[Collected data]
= Beginning of Section =
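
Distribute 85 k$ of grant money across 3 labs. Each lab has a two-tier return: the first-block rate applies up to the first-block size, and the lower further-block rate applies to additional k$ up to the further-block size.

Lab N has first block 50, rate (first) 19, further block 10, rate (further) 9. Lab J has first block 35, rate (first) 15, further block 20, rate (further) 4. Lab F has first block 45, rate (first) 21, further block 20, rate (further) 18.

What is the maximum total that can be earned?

1705

Rank every tier by rate: Lab F/T1 21 > Lab N/T1 19 > Lab F/T2 18 > Lab J/T1 15 > Lab N/T2 9 > Lab J/T2 4.
Fill Lab F T1 block (45 at 21) → 40 left.
40 remain; put them into Lab N T1 at 19.
Total = 21×45 + 19×40 = 1705.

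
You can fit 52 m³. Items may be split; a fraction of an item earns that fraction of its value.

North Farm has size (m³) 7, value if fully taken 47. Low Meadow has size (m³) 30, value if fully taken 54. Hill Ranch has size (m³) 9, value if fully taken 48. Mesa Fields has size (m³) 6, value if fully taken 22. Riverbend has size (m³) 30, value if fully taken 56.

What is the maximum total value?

Best value per unit of size first: North Farm 47/7≈6.71, Hill Ranch 48/9≈5.33, Mesa Fields 22/6≈3.67, Riverbend 56/30≈1.87, Low Meadow 54/30≈1.8.
Take all of North Farm (7 m³, value 47) — 45 m³ left.
Hill Ranch: take in full, 9 m³ for value 48 — 36 left.
All 6 m³ of Mesa Fields fit (value 22) — 30 remain.
All 30 m³ of Riverbend fit (value 56) — 0 remain.
Total value = 173.

173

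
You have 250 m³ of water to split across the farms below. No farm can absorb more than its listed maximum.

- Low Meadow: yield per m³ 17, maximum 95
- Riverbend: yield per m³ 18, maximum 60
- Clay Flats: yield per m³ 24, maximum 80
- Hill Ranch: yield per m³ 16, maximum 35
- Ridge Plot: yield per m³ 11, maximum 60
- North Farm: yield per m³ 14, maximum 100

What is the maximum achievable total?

Order the farms by yield per m³: Clay Flats 24 > Riverbend 18 > Low Meadow 17 > Hill Ranch 16 > North Farm 14 > Ridge Plot 11.
Clay Flats: +80 to 80 (cap) ; 170 left.
Riverbend takes 60 to reach its cap of 60 ; 110 left.
Low Meadow: +95 to 95 (cap) ; 15 left.
Only 15 left; Hill Ranch takes them to reach 15.
Total = 17×95 + 18×60 + 24×80 + 16×15 = 4855.

4855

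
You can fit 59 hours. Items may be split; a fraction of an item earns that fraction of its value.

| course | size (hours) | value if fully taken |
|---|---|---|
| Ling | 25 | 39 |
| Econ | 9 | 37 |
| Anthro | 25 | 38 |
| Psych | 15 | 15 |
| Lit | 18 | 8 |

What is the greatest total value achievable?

Rank by value-to-size ratio: Econ 37/9≈4.11, Ling 39/25≈1.56, Anthro 38/25≈1.52, Psych 15/15≈1, Lit 8/18≈0.444.
Take all of Econ (9 hours, value 37) → 50 hours left.
All 25 hours of Ling fit (value 39) → 25 remain.
All 25 hours of Anthro fit (value 38) → 0 remain.
Total value = 114.

114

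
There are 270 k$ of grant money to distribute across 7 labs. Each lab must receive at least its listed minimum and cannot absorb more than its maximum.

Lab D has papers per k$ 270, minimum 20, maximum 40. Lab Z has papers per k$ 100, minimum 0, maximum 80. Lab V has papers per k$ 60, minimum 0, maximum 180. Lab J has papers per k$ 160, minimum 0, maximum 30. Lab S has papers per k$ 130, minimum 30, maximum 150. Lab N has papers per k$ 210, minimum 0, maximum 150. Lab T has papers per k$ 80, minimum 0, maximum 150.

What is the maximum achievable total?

Meeting every minimum uses 20+0+0+0+30+0+0 = 50 k$, leaving 220.
Rank by papers per k$: Lab D 270 > Lab N 210 > Lab J 160 > Lab S 130 > Lab Z 100 > Lab T 80 > Lab V 60.
Lab D takes 20 more to reach its cap of 40 ; 200 left.
Lab N: +150 to 150 (cap) ; 50 left.
Lab J takes 30 more to reach its cap of 30 ; 20 left.
Lab S: +20 (room for 120) → 50. Pool exhausted.
Total = 270×40 + 160×30 + 130×50 + 210×150 = 53600.

53600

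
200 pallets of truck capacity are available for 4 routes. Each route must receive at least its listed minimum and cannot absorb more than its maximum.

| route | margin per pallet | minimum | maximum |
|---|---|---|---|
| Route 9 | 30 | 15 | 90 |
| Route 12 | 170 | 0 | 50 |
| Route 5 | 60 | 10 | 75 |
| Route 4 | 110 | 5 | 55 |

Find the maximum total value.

19650

Meeting every minimum uses 15+0+10+5 = 30 pallets, leaving 170.
Rank by margin per pallet: Route 12 170 > Route 4 110 > Route 5 60 > Route 9 30.
Route 12: +50 to 50 (cap) → 120 left.
Give Route 4 50 more to hit its cap of 55 → 70 left.
Route 5: +65 to 75 (cap) → 5 left.
Route 9: +5 (room for 75) → 20. Pool exhausted.
Total = 30×20 + 170×50 + 60×75 + 110×55 = 19650.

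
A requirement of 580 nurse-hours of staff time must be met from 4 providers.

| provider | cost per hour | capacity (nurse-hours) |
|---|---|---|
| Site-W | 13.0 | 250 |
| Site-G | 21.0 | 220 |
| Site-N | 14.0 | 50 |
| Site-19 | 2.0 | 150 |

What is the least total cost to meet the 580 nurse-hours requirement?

6980

Fill from the cheapest provider first.
Site-19 at 2.0: take all 150 nurse-hours → 430 still needed.
Take 250 from Site-W at 13.0 → need 180 more.
Take 50 from Site-N at 14.0 → need 130 more.
Site-G at 21.0: take 130 of its 220 → requirement met.
Cost = 150×2.0 + 250×13.0 + 50×14.0 + 130×21.0 = 6980.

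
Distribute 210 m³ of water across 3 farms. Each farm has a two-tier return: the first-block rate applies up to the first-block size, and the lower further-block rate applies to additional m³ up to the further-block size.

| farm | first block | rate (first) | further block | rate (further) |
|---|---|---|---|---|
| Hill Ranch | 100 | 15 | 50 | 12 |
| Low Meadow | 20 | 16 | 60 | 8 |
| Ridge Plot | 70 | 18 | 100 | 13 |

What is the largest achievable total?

3340

Treat each block as its own option and order by rate: Ridge Plot/first 18 > Low Meadow/first 16 > Hill Ranch/first 15 > Ridge Plot/second 13 > Hill Ranch/second 12 > Low Meadow/second 8.
Ridge Plot first at 18: fill all 70 — 140 left.
Low Meadow/first (16): +20 — 120 left.
Fill Hill Ranch first block (100 at 15) — 20 left.
Ridge Plot/second: +20 of 100 at 13; pool empty.
Total = 18×70 + 16×20 + 15×100 + 13×20 = 3340.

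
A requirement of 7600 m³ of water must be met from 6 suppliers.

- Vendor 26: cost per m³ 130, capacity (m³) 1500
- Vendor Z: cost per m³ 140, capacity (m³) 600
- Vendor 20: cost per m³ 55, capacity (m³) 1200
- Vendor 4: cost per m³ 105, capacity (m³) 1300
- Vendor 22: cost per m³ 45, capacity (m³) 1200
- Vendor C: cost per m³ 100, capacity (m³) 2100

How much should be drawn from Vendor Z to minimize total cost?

Fill from the cheapest supplier first.
Take 1200 from Vendor 22 at 45 ; need 6400 more.
Vendor 20 at 55: take all 1200 m³ ; 5200 still needed.
Vendor C at 100: take all 2100 m³ ; 3100 still needed.
Vendor 4 (105): use full 1300 ; 1800 m³ to go.
Vendor 26 at 130: take all 1500 m³ ; 300 still needed.
Vendor Z (140): take the remaining 300 ; done.

300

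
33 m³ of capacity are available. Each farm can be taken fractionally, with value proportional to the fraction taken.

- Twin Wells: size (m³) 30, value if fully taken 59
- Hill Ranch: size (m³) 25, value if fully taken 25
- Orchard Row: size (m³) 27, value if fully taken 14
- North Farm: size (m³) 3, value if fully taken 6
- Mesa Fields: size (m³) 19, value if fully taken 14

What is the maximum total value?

65

Best value per unit of size first: North Farm 6/3≈2, Twin Wells 59/30≈1.97, Hill Ranch 25/25≈1, Mesa Fields 14/19≈0.737, Orchard Row 14/27≈0.519.
North Farm: take in full, 3 m³ for value 6 → 30 left.
Take all of Twin Wells (30 m³, value 59) → 0 m³ left.
Total value = 65.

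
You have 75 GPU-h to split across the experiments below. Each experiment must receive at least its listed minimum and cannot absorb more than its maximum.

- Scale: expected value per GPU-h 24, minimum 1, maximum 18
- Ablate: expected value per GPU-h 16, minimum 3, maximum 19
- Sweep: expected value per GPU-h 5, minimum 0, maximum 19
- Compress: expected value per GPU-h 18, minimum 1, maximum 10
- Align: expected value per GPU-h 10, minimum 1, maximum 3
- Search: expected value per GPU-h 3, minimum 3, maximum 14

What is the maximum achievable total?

Meeting every minimum uses 1+3+0+1+1+3 = 9 GPU-h, leaving 66.
Order the experiments by expected value per GPU-h: Scale 24 > Compress 18 > Ablate 16 > Align 10 > Sweep 5 > Search 3.
Give Scale 17 more to hit its cap of 18 → 49 left.
Compress: +9 to 10 (cap) → 40 left.
Ablate takes 16 more to reach its cap of 19 → 24 left.
Give Align 2 more to hit its cap of 3 → 22 left.
Sweep takes 19 more to reach its cap of 19 → 3 left.
Search has room for 11 more but only 3 remain, so it gets 6.
Total = 24×18 + 16×19 + 5×19 + 18×10 + 10×3 + 3×6 = 1059.

1059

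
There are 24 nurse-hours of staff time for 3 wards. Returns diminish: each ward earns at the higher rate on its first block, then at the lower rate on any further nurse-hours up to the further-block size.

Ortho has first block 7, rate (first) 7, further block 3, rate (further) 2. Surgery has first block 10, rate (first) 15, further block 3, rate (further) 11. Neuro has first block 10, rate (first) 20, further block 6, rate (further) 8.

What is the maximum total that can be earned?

Treat each block as its own option and order by rate: Neuro/T1 20 > Surgery/T1 15 > Surgery/T2 11 > Neuro/T2 8 > Ortho/T1 7 > Ortho/T2 2.
Neuro/T1 (20): +10 — 14 left.
Surgery/T1 (15): +10 — 4 left.
Surgery T2 at 11: fill all 3 — 1 left.
Neuro T2 at 8: only 1 left, fill 1.
Total = 20×10 + 15×10 + 11×3 + 8×1 = 391.

391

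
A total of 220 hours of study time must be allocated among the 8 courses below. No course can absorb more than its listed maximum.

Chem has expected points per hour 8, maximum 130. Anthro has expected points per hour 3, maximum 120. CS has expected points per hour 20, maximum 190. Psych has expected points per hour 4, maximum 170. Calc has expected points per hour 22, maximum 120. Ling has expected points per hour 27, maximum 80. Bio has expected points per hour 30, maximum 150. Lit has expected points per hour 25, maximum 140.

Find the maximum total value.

6390

Highest expected points per hour first: Bio 30 > Ling 27 > Lit 25 > Calc 22 > CS 20 > Chem 8 > Psych 4 > Anthro 3.
Bio: +150 to 150 (cap) ; 70 left.
Ling: +70 (room for 80) → 70. Pool exhausted.
Total = 27×70 + 30×150 = 6390.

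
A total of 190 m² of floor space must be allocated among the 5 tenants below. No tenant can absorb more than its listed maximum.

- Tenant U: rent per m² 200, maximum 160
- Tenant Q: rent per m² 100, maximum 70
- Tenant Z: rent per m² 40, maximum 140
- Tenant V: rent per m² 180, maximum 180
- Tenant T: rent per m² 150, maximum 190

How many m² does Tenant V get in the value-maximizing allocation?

Highest rent per m² first: Tenant U 200 > Tenant V 180 > Tenant T 150 > Tenant Q 100 > Tenant Z 40.
Give Tenant U 160 to hit its cap of 160 → 30 left.
Tenant V: +30 (room for 180) → 30. Pool exhausted.

30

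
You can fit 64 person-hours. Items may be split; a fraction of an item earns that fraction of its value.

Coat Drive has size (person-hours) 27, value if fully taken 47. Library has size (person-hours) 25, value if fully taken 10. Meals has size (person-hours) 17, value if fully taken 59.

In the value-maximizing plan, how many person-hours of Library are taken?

20

Rank by value-to-size ratio: Meals 59/17≈3.47, Coat Drive 47/27≈1.74, Library 10/25≈0.4.
Meals: take in full, 17 person-hours for value 59 ; 47 left.
Take all of Coat Drive (27 person-hours, value 47) ; 20 person-hours left.
20 person-hours left: a 20/25 share of Library gives 10×20/25 = 8.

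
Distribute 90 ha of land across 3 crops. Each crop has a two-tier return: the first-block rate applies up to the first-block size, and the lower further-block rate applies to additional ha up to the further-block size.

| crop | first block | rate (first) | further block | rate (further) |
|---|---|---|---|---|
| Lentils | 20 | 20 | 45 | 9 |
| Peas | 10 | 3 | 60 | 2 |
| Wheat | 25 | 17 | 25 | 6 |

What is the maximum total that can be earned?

1230

Order all 6 blocks by rate: Lentils/T1 20 > Wheat/T1 17 > Lentils/T2 9 > Wheat/T2 6 > Peas/T1 3 > Peas/T2 2.
Lentils T1 at 20: fill all 20 — 70 left.
Fill Wheat T1 block (25 at 17) — 45 left.
Lentils T2 at 9: fill all 45 — 0 left.
Total = 20×20 + 17×25 + 9×45 = 1230.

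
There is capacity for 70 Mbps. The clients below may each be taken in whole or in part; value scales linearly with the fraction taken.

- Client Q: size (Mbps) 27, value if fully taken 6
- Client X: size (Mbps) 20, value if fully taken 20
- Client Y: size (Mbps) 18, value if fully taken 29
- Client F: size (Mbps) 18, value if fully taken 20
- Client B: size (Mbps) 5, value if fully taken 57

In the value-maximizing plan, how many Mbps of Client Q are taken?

Sort by value density: Client B 57/5≈11.4, Client Y 29/18≈1.61, Client F 20/18≈1.11, Client X 20/20≈1, Client Q 6/27≈0.222.
All 5 Mbps of Client B fit (value 57) → 65 remain.
Take all of Client Y (18 Mbps, value 29) → 47 Mbps left.
Take all of Client F (18 Mbps, value 20) → 29 Mbps left.
All 20 Mbps of Client X fit (value 20) → 9 remain.
Fill the last 9 Mbps with part of Client Q: 9/27 of it earns 2.

9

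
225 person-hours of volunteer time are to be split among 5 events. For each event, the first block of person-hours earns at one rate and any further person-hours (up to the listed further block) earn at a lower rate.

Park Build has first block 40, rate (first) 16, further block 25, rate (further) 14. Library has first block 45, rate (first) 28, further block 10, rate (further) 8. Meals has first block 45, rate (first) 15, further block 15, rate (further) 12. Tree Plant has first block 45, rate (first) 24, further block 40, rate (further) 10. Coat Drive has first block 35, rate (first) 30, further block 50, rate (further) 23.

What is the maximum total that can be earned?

Order all 10 blocks by rate: Coat Drive/tier1 30 > Library/tier1 28 > Tree Plant/tier1 24 > Coat Drive/tier2 23 > Park Build/tier1 16 > Meals/tier1 15 > Park Build/tier2 14 > Meals/tier2 12 > Tree Plant/tier2 10 > Library/tier2 8.
Fill Coat Drive tier1 block (35 at 30) — 190 left.
Library tier1 at 28: fill all 45 — 145 left.
Fill Tree Plant tier1 block (45 at 24) — 100 left.
Coat Drive tier2 at 23: fill all 50 — 50 left.
Park Build/tier1 (16): +40 — 10 left.
Meals/tier1: +10 of 45 at 15; pool empty.
Total = 30×35 + 28×45 + 24×45 + 23×50 + 16×40 + 15×10 = 5330.

5330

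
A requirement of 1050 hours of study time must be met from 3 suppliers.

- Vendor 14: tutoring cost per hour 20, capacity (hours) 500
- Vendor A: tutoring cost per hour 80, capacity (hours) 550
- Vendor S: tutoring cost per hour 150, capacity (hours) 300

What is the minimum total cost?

Fill from the cheapest supplier first.
Take 500 from Vendor 14 at 20 → need 550 more.
Take 550 from Vendor A at 80 → need 0 more.
Vendor S: unused.
Cost = 500×20 + 550×80 = 54000.

54000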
= End of Section =
• [YOUR OBJECTIVE]: When a line in the records above contains the word "fraction", copy it.

• [TASK ANSWER]:
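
You can fit 52 m³. Items may be split; a fraction of an item earns that fraction of its value.
You can fit 59 hours. Items may be split; a fraction of an item earns that fraction of its value.
33 m³ of capacity are available. Each farm can be taken fractionally, with value proportional to the fraction taken.
You can fit 64 person-hours. Items may be split; a fraction of an item earns that fraction of its value.
There is capacity for 70 Mbps. The clients below may each be taken in whole or in part; value scales linearly with the fraction taken.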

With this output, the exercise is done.